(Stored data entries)
= = = = = = =

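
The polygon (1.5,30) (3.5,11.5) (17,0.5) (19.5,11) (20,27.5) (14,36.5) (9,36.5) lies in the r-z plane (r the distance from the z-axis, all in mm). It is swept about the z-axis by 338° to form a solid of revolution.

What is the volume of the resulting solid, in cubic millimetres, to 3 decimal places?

Profile (r,z), 7 vertices: (1.5,30) (3.5,11.5) (17,0.5) (19.5,11) (20,27.5) (14,36.5) (9,36.5)
edge 0: (1.5,30)→(3.5,11.5)  cross = 1.5·11.5 − 3.5·30 = -87.7500; (r_i+r_j)·cross = 5·-87.7500 = -438.7500
edge 1: (3.5,11.5)→(17,0.5)  cross = 3.5·0.5 − 17·11.5 = -193.7500; (r_i+r_j)·cross = 20.5·-193.7500 = -3971.8750
edge 2: (17,0.5)→(19.5,11)  cross = 17·11 − 19.5·0.5 = 177.2500; (r_i+r_j)·cross = 36.5·177.2500 = 6469.6250
edge 3: (19.5,11)→(20,27.5)  cross = 19.5·27.5 − 20·11 = 316.2500; (r_i+r_j)·cross = 39.5·316.2500 = 12491.8750
edge 4: (20,27.5)→(14,36.5)  cross = 20·36.5 − 14·27.5 = 345.0000; (r_i+r_j)·cross = 34·345.0000 = 11730.0000
edge 5: (14,36.5)→(9,36.5)  cross = 14·36.5 − 9·36.5 = 182.5000; (r_i+r_j)·cross = 23·182.5000 = 4197.5000
edge 6: (9,36.5)→(1.5,30)  cross = 9·30 − 1.5·36.5 = 215.2500; (r_i+r_j)·cross = 10.5·215.2500 = 2260.1250
Σcross = 954.7500 → A = |Σcross|/2 = 477.3750 mm²
Σ(r_i+r_j)·cross = 32738.5000 → first moment M = |Σ|/6 = 5456.4167
R_c = M/A = 5456.4167/477.3750 = 11.4300 mm
θ = 338° = 5.899213 rad
V = θ·R_c·A = 5.899213·11.4300·477.3750 = 32188.563 mm³

Volume = 32188.563 mm³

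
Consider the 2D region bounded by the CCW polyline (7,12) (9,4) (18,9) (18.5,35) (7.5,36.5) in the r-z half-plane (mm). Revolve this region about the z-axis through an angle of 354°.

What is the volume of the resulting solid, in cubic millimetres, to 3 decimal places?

Profile (r,z), 5 vertices: (7,12) (9,4) (18,9) (18.5,35) (7.5,36.5)
edge 0: (7,12)→(9,4)  cross = 7·4 − 9·12 = -80.0000; (r_i+r_j)·cross = 16·-80.0000 = -1280.0000
edge 1: (9,4)→(18,9)  cross = 9·9 − 18·4 = 9.0000; (r_i+r_j)·cross = 27·9.0000 = 243.0000
edge 2: (18,9)→(18.5,35)  cross = 18·35 − 18.5·9 = 463.5000; (r_i+r_j)·cross = 36.5·463.5000 = 16917.7500
edge 3: (18.5,35)→(7.5,36.5)  cross = 18.5·36.5 − 7.5·35 = 412.7500; (r_i+r_j)·cross = 26·412.7500 = 10731.5000
edge 4: (7.5,36.5)→(7,12)  cross = 7.5·12 − 7·36.5 = -165.5000; (r_i+r_j)·cross = 14.5·-165.5000 = -2399.7500
Σcross = 639.7500 → A = |Σcross|/2 = 319.8750 mm²
Σ(r_i+r_j)·cross = 24212.5000 → first moment M = |Σ|/6 = 4035.4167
R_c = M/A = 4035.4167/319.8750 = 12.6156 mm
θ = 354° = 6.178466 rad
V = θ·R_c·A = 6.178466·12.6156·319.8750 = 24932.683 mm³

Volume = 24932.683 mm³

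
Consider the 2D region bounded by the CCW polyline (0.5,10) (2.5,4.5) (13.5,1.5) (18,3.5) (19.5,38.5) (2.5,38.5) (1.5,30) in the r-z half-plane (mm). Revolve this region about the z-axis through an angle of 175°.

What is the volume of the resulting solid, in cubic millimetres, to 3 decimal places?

Profile (r,z), 7 vertices: (0.5,10) (2.5,4.5) (13.5,1.5) (18,3.5) (19.5,38.5) (2.5,38.5) (1.5,30)
edge 0: (0.5,10)→(2.5,4.5)  cross = 0.5·4.5 − 2.5·10 = -22.7500; (r_i+r_j)·cross = 3·-22.7500 = -68.2500
edge 1: (2.5,4.5)→(13.5,1.5)  cross = 2.5·1.5 − 13.5·4.5 = -57.0000; (r_i+r_j)·cross = 16·-57.0000 = -912.0000
edge 2: (13.5,1.5)→(18,3.5)  cross = 13.5·3.5 − 18·1.5 = 20.2500; (r_i+r_j)·cross = 31.5·20.2500 = 637.8750
edge 3: (18,3.5)→(19.5,38.5)  cross = 18·38.5 − 19.5·3.5 = 624.7500; (r_i+r_j)·cross = 37.5·624.7500 = 23428.1250
edge 4: (19.5,38.5)→(2.5,38.5)  cross = 19.5·38.5 − 2.5·38.5 = 654.5000; (r_i+r_j)·cross = 22·654.5000 = 14399.0000
edge 5: (2.5,38.5)→(1.5,30)  cross = 2.5·30 − 1.5·38.5 = 17.2500; (r_i+r_j)·cross = 4·17.2500 = 69.0000
edge 6: (1.5,30)→(0.5,10)  cross = 1.5·10 − 0.5·30 = 0.0000; (r_i+r_j)·cross = 2·0.0000 = 0.0000
Σcross = 1237.0000 → A = |Σcross|/2 = 618.5000 mm²
Σ(r_i+r_j)·cross = 37553.7500 → first moment M = |Σ|/6 = 6258.9583
R_c = M/A = 6258.9583/618.5000 = 10.1196 mm
θ = 175° = 3.054326 rad
V = θ·R_c·A = 3.054326·10.1196·618.5000 = 19116.900 mm³

Volume = 19116.900 mm³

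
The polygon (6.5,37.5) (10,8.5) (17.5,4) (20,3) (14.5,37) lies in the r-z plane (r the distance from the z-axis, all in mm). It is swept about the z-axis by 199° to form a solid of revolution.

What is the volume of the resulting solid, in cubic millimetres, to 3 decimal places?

Profile (r,z), 5 vertices: (6.5,37.5) (10,8.5) (17.5,4) (20,3) (14.5,37)
edge 0: (6.5,37.5)→(10,8.5)  cross = 6.5·8.5 − 10·37.5 = -319.7500; (r_i+r_j)·cross = 16.5·-319.7500 = -5275.8750
edge 1: (10,8.5)→(17.5,4)  cross = 10·4 − 17.5·8.5 = -108.7500; (r_i+r_j)·cross = 27.5·-108.7500 = -2990.6250
edge 2: (17.5,4)→(20,3)  cross = 17.5·3 − 20·4 = -27.5000; (r_i+r_j)·cross = 37.5·-27.5000 = -1031.2500
edge 3: (20,3)→(14.5,37)  cross = 20·37 − 14.5·3 = 696.5000; (r_i+r_j)·cross = 34.5·696.5000 = 24029.2500
edge 4: (14.5,37)→(6.5,37.5)  cross = 14.5·37.5 − 6.5·37 = 303.2500; (r_i+r_j)·cross = 21·303.2500 = 6368.2500
Σcross = 543.7500 → A = |Σcross|/2 = 271.8750 mm²
Σ(r_i+r_j)·cross = 21099.7500 → first moment M = |Σ|/6 = 3516.6250
R_c = M/A = 3516.6250/271.8750 = 12.9347 mm
θ = 199° = 3.473205 rad
V = θ·R_c·A = 3.473205·12.9347·271.8750 = 12213.960 mm³

Volume = 12213.960 mm³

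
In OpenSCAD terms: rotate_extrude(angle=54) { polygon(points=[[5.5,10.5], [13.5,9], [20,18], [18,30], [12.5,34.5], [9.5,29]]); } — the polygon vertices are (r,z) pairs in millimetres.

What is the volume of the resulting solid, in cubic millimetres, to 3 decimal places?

Profile (r,z), 6 vertices: (5.5,10.5) (13.5,9) (20,18) (18,30) (12.5,34.5) (9.5,29)
edge 0: (5.5,10.5)→(13.5,9)  cross = 5.5·9 − 13.5·10.5 = -92.2500; (r_i+r_j)·cross = 19·-92.2500 = -1752.7500
edge 1: (13.5,9)→(20,18)  cross = 13.5·18 − 20·9 = 63.0000; (r_i+r_j)·cross = 33.5·63.0000 = 2110.5000
edge 2: (20,18)→(18,30)  cross = 20·30 − 18·18 = 276.0000; (r_i+r_j)·cross = 38·276.0000 = 10488.0000
edge 3: (18,30)→(12.5,34.5)  cross = 18·34.5 − 12.5·30 = 246.0000; (r_i+r_j)·cross = 30.5·246.0000 = 7503.0000
edge 4: (12.5,34.5)→(9.5,29)  cross = 12.5·29 − 9.5·34.5 = 34.7500; (r_i+r_j)·cross = 22·34.7500 = 764.5000
edge 5: (9.5,29)→(5.5,10.5)  cross = 9.5·10.5 − 5.5·29 = -59.7500; (r_i+r_j)·cross = 15·-59.7500 = -896.2500
Σcross = 467.7500 → A = |Σcross|/2 = 233.8750 mm²
Σ(r_i+r_j)·cross = 18217.0000 → first moment M = |Σ|/6 = 3036.1667
R_c = M/A = 3036.1667/233.8750 = 12.9820 mm
θ = 54° = 0.942478 rad
V = θ·R_c·A = 0.942478·12.9820·233.8750 = 2861.520 mm³

Volume = 2861.520 mm³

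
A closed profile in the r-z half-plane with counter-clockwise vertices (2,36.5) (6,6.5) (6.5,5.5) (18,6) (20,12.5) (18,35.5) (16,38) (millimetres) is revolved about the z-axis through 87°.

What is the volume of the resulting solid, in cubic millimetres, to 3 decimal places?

Volume = 8167.765 mm³

Profile (r,z), 7 vertices: (2,36.5) (6,6.5) (6.5,5.5) (18,6) (20,12.5) (18,35.5) (16,38)
edge 0: (2,36.5)→(6,6.5)  cross = 2·6.5 − 6·36.5 = -206.0000; (r_i+r_j)·cross = 8·-206.0000 = -1648.0000
edge 1: (6,6.5)→(6.5,5.5)  cross = 6·5.5 − 6.5·6.5 = -9.2500; (r_i+r_j)·cross = 12.5·-9.2500 = -115.6250
edge 2: (6.5,5.5)→(18,6)  cross = 6.5·6 − 18·5.5 = -60.0000; (r_i+r_j)·cross = 24.5·-60.0000 = -1470.0000
edge 3: (18,6)→(20,12.5)  cross = 18·12.5 − 20·6 = 105.0000; (r_i+r_j)·cross = 38·105.0000 = 3990.0000
edge 4: (20,12.5)→(18,35.5)  cross = 20·35.5 − 18·12.5 = 485.0000; (r_i+r_j)·cross = 38·485.0000 = 18430.0000
edge 5: (18,35.5)→(16,38)  cross = 18·38 − 16·35.5 = 116.0000; (r_i+r_j)·cross = 34·116.0000 = 3944.0000
edge 6: (16,38)→(2,36.5)  cross = 16·36.5 − 2·38 = 508.0000; (r_i+r_j)·cross = 18·508.0000 = 9144.0000
Σcross = 938.7500 → A = |Σcross|/2 = 469.3750 mm²
Σ(r_i+r_j)·cross = 32274.3750 → first moment M = |Σ|/6 = 5379.0625
R_c = M/A = 5379.0625/469.3750 = 11.4601 mm
θ = 87° = 1.518436 rad
V = θ·R_c·A = 1.518436·11.4601·469.3750 = 8167.765 mm³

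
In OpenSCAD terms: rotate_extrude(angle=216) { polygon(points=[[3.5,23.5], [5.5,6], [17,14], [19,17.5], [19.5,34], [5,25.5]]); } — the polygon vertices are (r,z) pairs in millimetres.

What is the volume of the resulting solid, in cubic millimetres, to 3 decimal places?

Volume = 12307.425 mm³

Profile (r,z), 6 vertices: (3.5,23.5) (5.5,6) (17,14) (19,17.5) (19.5,34) (5,25.5)
edge 0: (3.5,23.5)→(5.5,6)  cross = 3.5·6 − 5.5·23.5 = -108.2500; (r_i+r_j)·cross = 9·-108.2500 = -974.2500
edge 1: (5.5,6)→(17,14)  cross = 5.5·14 − 17·6 = -25.0000; (r_i+r_j)·cross = 22.5·-25.0000 = -562.5000
edge 2: (17,14)→(19,17.5)  cross = 17·17.5 − 19·14 = 31.5000; (r_i+r_j)·cross = 36·31.5000 = 1134.0000
edge 3: (19,17.5)→(19.5,34)  cross = 19·34 − 19.5·17.5 = 304.7500; (r_i+r_j)·cross = 38.5·304.7500 = 11732.8750
edge 4: (19.5,34)→(5,25.5)  cross = 19.5·25.5 − 5·34 = 327.2500; (r_i+r_j)·cross = 24.5·327.2500 = 8017.6250
edge 5: (5,25.5)→(3.5,23.5)  cross = 5·23.5 − 3.5·25.5 = 28.2500; (r_i+r_j)·cross = 8.5·28.2500 = 240.1250
Σcross = 558.5000 → A = |Σcross|/2 = 279.2500 mm²
Σ(r_i+r_j)·cross = 19587.8750 → first moment M = |Σ|/6 = 3264.6458
R_c = M/A = 3264.6458/279.2500 = 11.6908 mm
θ = 216° = 3.769911 rad
V = θ·R_c·A = 3.769911·11.6908·279.2500 = 12307.425 mm³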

= = = = = = =

- _Exercise details_:
Among the lines above, find those carrying the word "distance" and copy them out.

- _Solution below_:
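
The polygon (1.5,30) (3.5,11.5) (17,0.5) (19.5,11) (20,27.5) (14,36.5) (9,36.5) lies in the r-z plane (r the distance from the z-axis, all in mm). It is swept about the z-axis by 338° to form a solid of revolution.
The polygon (6.5,37.5) (10,8.5) (17.5,4) (20,3) (14.5,37) lies in the r-z plane (r the distance from the z-axis, all in mm). It is swept about the z-axis by 199° to form a solid of revolution.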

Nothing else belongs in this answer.